▶ TASK TO CARRY OUT
Your task is to quote the records from their first line through the line containing "mid = scores[top]", with nothing added or left out.

▶ EXTRACTED DATA
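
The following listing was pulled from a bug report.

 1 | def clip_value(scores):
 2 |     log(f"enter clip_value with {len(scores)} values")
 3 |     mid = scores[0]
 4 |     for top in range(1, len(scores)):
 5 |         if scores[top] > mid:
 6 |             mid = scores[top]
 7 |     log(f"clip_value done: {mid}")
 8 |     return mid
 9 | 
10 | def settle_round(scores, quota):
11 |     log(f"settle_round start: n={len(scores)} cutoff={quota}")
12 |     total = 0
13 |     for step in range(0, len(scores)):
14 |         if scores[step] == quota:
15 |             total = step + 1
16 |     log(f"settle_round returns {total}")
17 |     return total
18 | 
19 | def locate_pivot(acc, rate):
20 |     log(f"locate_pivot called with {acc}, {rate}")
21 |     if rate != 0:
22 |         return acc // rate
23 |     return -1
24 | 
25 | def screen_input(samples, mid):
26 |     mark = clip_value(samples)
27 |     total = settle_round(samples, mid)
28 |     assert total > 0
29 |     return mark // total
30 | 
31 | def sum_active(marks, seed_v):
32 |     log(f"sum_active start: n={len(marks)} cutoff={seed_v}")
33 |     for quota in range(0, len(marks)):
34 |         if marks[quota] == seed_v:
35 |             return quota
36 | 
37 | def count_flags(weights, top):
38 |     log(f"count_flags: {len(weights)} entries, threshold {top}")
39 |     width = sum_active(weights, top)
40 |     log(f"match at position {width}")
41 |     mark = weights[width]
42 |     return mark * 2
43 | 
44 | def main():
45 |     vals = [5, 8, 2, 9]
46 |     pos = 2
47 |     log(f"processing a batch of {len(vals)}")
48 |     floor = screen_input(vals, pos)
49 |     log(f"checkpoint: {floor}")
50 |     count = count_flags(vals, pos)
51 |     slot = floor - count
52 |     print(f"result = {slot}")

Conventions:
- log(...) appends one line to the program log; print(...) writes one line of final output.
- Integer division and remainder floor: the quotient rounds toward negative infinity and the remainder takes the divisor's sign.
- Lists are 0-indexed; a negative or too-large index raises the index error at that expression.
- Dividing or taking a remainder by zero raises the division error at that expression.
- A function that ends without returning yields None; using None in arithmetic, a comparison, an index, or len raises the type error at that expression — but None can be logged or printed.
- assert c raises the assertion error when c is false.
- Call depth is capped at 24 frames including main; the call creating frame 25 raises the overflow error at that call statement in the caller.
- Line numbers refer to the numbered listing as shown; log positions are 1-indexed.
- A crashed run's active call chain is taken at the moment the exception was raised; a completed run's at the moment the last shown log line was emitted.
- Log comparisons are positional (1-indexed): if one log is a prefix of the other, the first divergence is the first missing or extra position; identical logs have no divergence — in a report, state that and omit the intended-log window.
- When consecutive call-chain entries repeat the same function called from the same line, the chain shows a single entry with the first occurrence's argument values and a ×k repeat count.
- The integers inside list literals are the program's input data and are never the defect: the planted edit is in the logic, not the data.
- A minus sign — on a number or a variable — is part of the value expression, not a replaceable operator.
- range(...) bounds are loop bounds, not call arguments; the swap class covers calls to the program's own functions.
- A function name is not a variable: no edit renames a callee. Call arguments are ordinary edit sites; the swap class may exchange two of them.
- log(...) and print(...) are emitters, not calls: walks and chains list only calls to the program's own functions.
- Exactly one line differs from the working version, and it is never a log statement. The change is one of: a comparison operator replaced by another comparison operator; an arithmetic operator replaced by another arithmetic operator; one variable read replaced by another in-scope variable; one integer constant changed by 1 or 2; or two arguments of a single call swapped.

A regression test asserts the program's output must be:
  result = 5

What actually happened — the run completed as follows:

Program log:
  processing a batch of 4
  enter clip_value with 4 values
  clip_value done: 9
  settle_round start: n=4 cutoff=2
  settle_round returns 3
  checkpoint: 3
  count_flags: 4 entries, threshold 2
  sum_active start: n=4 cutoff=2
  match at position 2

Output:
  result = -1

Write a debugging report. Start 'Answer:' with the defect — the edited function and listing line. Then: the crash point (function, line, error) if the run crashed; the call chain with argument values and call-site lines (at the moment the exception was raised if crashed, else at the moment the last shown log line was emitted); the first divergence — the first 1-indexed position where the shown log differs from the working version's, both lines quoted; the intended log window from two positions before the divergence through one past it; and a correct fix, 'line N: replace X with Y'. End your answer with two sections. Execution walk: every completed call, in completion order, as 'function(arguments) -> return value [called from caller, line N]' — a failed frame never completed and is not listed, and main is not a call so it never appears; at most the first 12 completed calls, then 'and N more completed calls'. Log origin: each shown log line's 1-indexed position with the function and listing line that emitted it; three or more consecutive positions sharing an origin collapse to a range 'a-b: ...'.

Answer: the defect is in settle_round at line 15.
The tell: The earliest visible damage is log position 5 — 'settle_round returns 3' rather than the intended 'settle_round returns 1'.
Call chain: main -> count_flags([5, 8, 2, 9], 2) (called at line 50).
First divergence: position 5 — shown 'settle_round returns 3', intended 'settle_round returns 1'.
Intended log window:
  3: clip_value done: 9
  4: settle_round start: n=4 cutoff=2
  5: settle_round returns 1
  6: checkpoint: 9
Execution walk:
  clip_value([5, 8, 2, 9]) -> 9  [called from screen_input, line 26]
  settle_round([5, 8, 2, 9], 2) -> 3  [called from screen_input, line 27]
  screen_input([5, 8, 2, 9], 2) -> 3  [called from main, line 48]
  sum_active([5, 8, 2, 9], 2) -> 2  [called from count_flags, line 39]
  count_flags([5, 8, 2, 9], 2) -> 4  [called from main, line 50]
Log origins:
  1 — main, line 47
  2 — clip_value, line 2
  3 — clip_value, line 7
  4 — settle_round, line 11
  5 — settle_round, line 16
  6 — main, line 49
  7 — count_flags, line 38
  8 — sum_active, line 32
  9 — count_flags, line 40
A correct fix: line 15: replace `step` with `total`.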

▶ WORKED SOLUTION
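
The following listing was pulled from a bug report.

 1 | def clip_value(scores):
 2 |     log(f"enter clip_value with {len(scores)} values")
 3 |     mid = scores[0]
 4 |     for top in range(1, len(scores)):
 5 |         if scores[top] > mid:
 6 |             mid = scores[top]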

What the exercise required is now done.